### Task to complete
When you find the line with "(c) Find P(X ≤ 11)." among the records below, reproduce it and each line after it exactly, ending with the line with "(c) Find P(X ≤ 3).".

-- Dataset records follows --

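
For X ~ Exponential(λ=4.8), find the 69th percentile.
0.2440

We have X ~ Exponential(λ=4.8).

We want to find x such that P(X ≤ x) = 0.69.

This is the 69th percentile, which means 69% of values fall below this point.

Using the inverse CDF (quantile function):
x = F⁻¹(0.69) = 0.2440

Verification: P(X ≤ 0.2440) = 0.69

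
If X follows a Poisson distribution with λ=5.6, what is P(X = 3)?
0.108234

We have X ~ Poisson(λ=5.6).

For a Poisson distribution, the PMF gives us the probability of each outcome.

Using the PMF formula:
P(X = 3) = 0.108234

Rounded to 4 decimal places: 0.1082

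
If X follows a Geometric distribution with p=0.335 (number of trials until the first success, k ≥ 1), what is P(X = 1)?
0.335000

We have X ~ Geometric(p=0.335) (number of trials until the first success, k ≥ 1).

For a Geometric distribution, the PMF gives us the probability of each outcome.

Using the PMF formula:
P(X = 1) = 0.335000

Rounded to 4 decimal places: 0.3350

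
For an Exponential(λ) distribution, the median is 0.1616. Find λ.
λ = 4.2893

For X ~ Exponential(λ), the CDF is F(x) = 1 - e^(-λx).
The median m satisfies F(m) = 0.5:
1 - e^(-λm) = 0.5
e^(-λm) = 0.5
λm = ln(2)
m = ln(2) / λ

Given m = 0.1616:
λ = ln(2) / 0.1616 = 0.693147 / 0.1616 = 4.2893

Verification: ln(2) / 4.2893 = 0.1616 ✓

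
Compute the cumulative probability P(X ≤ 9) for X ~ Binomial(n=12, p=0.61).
0.905371

We have X ~ Binomial(n=12, p=0.61).

The CDF gives us P(X ≤ k).

Using the CDF:
P(X ≤ 9) = 0.905371

This means there's approximately a 90.5% chance that X is at most 9.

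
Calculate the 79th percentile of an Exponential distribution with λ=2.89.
0.5400

We have X ~ Exponential(λ=2.89).

We want to find x such that P(X ≤ x) = 0.79.

This is the 79th percentile, which means 79% of values fall below this point.

Using the inverse CDF (quantile function):
x = F⁻¹(0.79) = 0.5400

Verification: P(X ≤ 0.5400) = 0.79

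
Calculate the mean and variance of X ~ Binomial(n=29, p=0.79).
E[X] = 22.9100, Var(X) = 4.8111

We have X ~ Binomial(n=29, p=0.79).

For a Binomial distribution with n=29, p=0.79:

Expected value:
E[X] = 22.9100

Variance:
Var(X) = 4.8111

Standard deviation:
σ = √Var(X) = 2.1934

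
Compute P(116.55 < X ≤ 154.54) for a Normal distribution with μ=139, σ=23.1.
0.583880

We have X ~ Normal(μ=139, σ=23.1).

To find P(116.55 < X ≤ 154.54), we use:
P(116.55 < X ≤ 154.54) = P(X ≤ 154.54) - P(X ≤ 116.55)
                 = F(154.54) - F(116.55)
                 = 0.749440 - 0.165560
                 = 0.583880

So there's approximately a 58.4% chance that X falls in this range.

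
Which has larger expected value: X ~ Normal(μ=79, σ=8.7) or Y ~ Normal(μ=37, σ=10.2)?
X has larger mean (79.0000 > 37.0000)

Compute the expected value for each distribution:

X ~ Normal(μ=79, σ=8.7):
E[X] = 79.0000

Y ~ Normal(μ=37, σ=10.2):
E[Y] = 37.0000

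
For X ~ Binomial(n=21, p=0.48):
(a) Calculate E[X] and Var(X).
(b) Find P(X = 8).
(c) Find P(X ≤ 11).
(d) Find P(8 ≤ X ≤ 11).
(a) E[X] = 10.0800, Var(X) = 5.2416
(b) P(X = 8) = 0.116551
(c) P(X ≤ 11) = 0.732506
(d) P(8 ≤ X ≤ 11) = 0.602985

We have X ~ Binomial(n=21, p=0.48).

(a) Moments:
E[X] = 10.0800
Var(X) = 5.2416
σ = √Var(X) = 2.2895

(b) Point probability using PMF:
P(X = 8) = 0.116551

(c) Cumulative probability using CDF:
P(X ≤ 11) = F(11) = 0.732506

(d) Range probability:
P(8 ≤ X ≤ 11) = P(X ≤ 11) - P(X ≤ 7)
                   = F(11) - F(7)
                   = 0.732506 - 0.129520
                   = 0.602985

This means approximately 60.3% of outcomes fall in the interval [8, 11].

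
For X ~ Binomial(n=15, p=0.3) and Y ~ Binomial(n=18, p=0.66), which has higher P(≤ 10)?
X has higher probability (P(X ≤ 10) = 0.9993 > P(Y ≤ 10) = 0.2421)

Compute P(≤ 10) for each distribution:

X ~ Binomial(n=15, p=0.3):
P(X ≤ 10) = 0.9993

Y ~ Binomial(n=18, p=0.66):
P(Y ≤ 10) = 0.2421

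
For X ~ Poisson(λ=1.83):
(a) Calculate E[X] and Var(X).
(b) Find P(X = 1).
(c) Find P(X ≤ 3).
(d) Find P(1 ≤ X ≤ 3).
(a) E[X] = 1.8300, Var(X) = 1.8300
(b) P(X = 1) = 0.293557
(c) P(X ≤ 3) = 0.886424
(d) P(1 ≤ X ≤ 3) = 0.726010

We have X ~ Poisson(λ=1.83).

(a) Moments:
E[X] = 1.8300
Var(X) = 1.8300
σ = √Var(X) = 1.3528

(b) Point probability using PMF:
P(X = 1) = 0.293557

(c) Cumulative probability using CDF:
P(X ≤ 3) = F(3) = 0.886424

(d) Range probability:
P(1 ≤ X ≤ 3) = P(X ≤ 3) - P(X ≤ 0)
                   = F(3) - F(0)
                   = 0.886424 - 0.160414
                   = 0.726010

This means approximately 72.6% of outcomes fall in the interval [1, 3].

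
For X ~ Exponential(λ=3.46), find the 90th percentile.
0.6655

We have X ~ Exponential(λ=3.46).

We want to find x such that P(X ≤ x) = 0.9.

This is the 90th percentile, which means 90% of values fall below this point.

Using the inverse CDF (quantile function):
x = F⁻¹(0.9) = 0.6655

Verification: P(X ≤ 0.6655) = 0.9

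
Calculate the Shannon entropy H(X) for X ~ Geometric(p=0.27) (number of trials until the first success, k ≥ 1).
2.1602 nats

We have X ~ Geometric(p=0.27) (number of trials until the first success, k ≥ 1).

The Shannon entropy measures the uncertainty or information content of the distribution.

For a Geometric distribution with p=0.27 (number of trials until the first success, k ≥ 1):
H(X) = 2.1602 nats

(In bits, this would be 3.1165 bits.)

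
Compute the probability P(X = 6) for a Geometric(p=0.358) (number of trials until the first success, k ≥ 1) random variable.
0.039044

We have X ~ Geometric(p=0.358) (number of trials until the first success, k ≥ 1).

For a Geometric distribution, the PMF gives us the probability of each outcome.

Using the PMF formula:
P(X = 6) = 0.039044

Rounded to 4 decimal places: 0.0390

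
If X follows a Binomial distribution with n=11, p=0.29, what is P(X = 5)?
0.121390

We have X ~ Binomial(n=11, p=0.29).

For a Binomial distribution, the PMF gives us the probability of each outcome.

Using the PMF formula:
P(X = 5) = 0.121390

Rounded to 4 decimal places: 0.1214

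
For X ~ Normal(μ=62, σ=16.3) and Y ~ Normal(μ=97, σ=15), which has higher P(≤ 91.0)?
X has higher probability (P(X ≤ 91.0) = 0.9624 > P(Y ≤ 91.0) = 0.3446)

Compute P(≤ 91.0) for each distribution:

X ~ Normal(μ=62, σ=16.3):
P(X ≤ 91.0) = 0.9624

Y ~ Normal(μ=97, σ=15):
P(Y ≤ 91.0) = 0.3446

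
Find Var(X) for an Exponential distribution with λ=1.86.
0.2891

We have X ~ Exponential(λ=1.86).

For an Exponential distribution with λ=1.86:
Var(X) = 0.2891

The variance measures the spread of the distribution around the mean.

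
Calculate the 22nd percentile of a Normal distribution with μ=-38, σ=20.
-53.4439

We have X ~ Normal(μ=-38, σ=20).

We want to find x such that P(X ≤ x) = 0.22.

This is the 22nd percentile, which means 22% of values fall below this point.

Using the inverse CDF (quantile function):
x = F⁻¹(0.22) = -53.4439

Verification: P(X ≤ -53.4439) = 0.22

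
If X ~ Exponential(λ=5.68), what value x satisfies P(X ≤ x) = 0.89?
0.3886

We have X ~ Exponential(λ=5.68).

We want to find x such that P(X ≤ x) = 0.89.

This is the 89th percentile, which means 89% of values fall below this point.

Using the inverse CDF (quantile function):
x = F⁻¹(0.89) = 0.3886

Verification: P(X ≤ 0.3886) = 0.89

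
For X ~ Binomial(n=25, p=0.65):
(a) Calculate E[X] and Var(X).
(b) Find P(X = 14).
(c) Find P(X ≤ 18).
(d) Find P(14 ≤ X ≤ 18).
(a) E[X] = 16.2500, Var(X) = 5.6875
(b) P(X = 14) = 0.103423
(c) P(X ≤ 18) = 0.826597
(d) P(14 ≤ X ≤ 18) = 0.701182

We have X ~ Binomial(n=25, p=0.65).

(a) Moments:
E[X] = 16.2500
Var(X) = 5.6875
σ = √Var(X) = 2.3848

(b) Point probability using PMF:
P(X = 14) = 0.103423

(c) Cumulative probability using CDF:
P(X ≤ 18) = F(18) = 0.826597

(d) Range probability:
P(14 ≤ X ≤ 18) = P(X ≤ 18) - P(X ≤ 13)
                   = F(18) - F(13)
                   = 0.826597 - 0.125416
                   = 0.701182

This means approximately 70.1% of outcomes fall in the interval [14, 18].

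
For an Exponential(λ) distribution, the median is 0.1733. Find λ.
λ = 3.9997

For X ~ Exponential(λ), the CDF is F(x) = 1 - e^(-λx).
The median m satisfies F(m) = 0.5:
1 - e^(-λm) = 0.5
e^(-λm) = 0.5
λm = ln(2)
m = ln(2) / λ

Given m = 0.1733:
λ = ln(2) / 0.1733 = 0.693147 / 0.1733 = 3.9997

Verification: ln(2) / 3.9997 = 0.1733 ✓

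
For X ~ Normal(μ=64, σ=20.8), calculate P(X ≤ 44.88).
0.178987

We have X ~ Normal(μ=64, σ=20.8).

The CDF gives us P(X ≤ k).

Using the CDF:
P(X ≤ 44.88) = 0.178987

This means there's approximately a 17.9% chance that X is at most 44.88.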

-- Dataset records concluded --

### Answer to the problem
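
(c) Find P(X ≤ 11).
(d) Find P(8 ≤ X ≤ 11).
(a) E[X] = 10.0800, Var(X) = 5.2416
(b) P(X = 8) = 0.116551
(c) P(X ≤ 11) = 0.732506
(d) P(8 ≤ X ≤ 11) = 0.602985

We have X ~ Binomial(n=21, p=0.48).

(a) Moments:
E[X] = 10.0800
Var(X) = 5.2416
σ = √Var(X) = 2.2895

(b) Point probability using PMF:
P(X = 8) = 0.116551

(c) Cumulative probability using CDF:
P(X ≤ 11) = F(11) = 0.732506

(d) Range probability:
P(8 ≤ X ≤ 11) = P(X ≤ 11) - P(X ≤ 7)
                   = F(11) - F(7)
                   = 0.732506 - 0.129520
                   = 0.602985

This means approximately 60.3% of outcomes fall in the interval [8, 11].

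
For X ~ Binomial(n=15, p=0.3) and Y ~ Binomial(n=18, p=0.66), which has higher P(≤ 10)?
X has higher probability (P(X ≤ 10) = 0.9993 > P(Y ≤ 10) = 0.2421)

Compute P(≤ 10) for each distribution:

X ~ Binomial(n=15, p=0.3):
P(X ≤ 10) = 0.9993

Y ~ Binomial(n=18, p=0.66):
P(Y ≤ 10) = 0.2421

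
For X ~ Poisson(λ=1.83):
(a) Calculate E[X] and Var(X).
(b) Find P(X = 1).
(c) Find P(X ≤ 3).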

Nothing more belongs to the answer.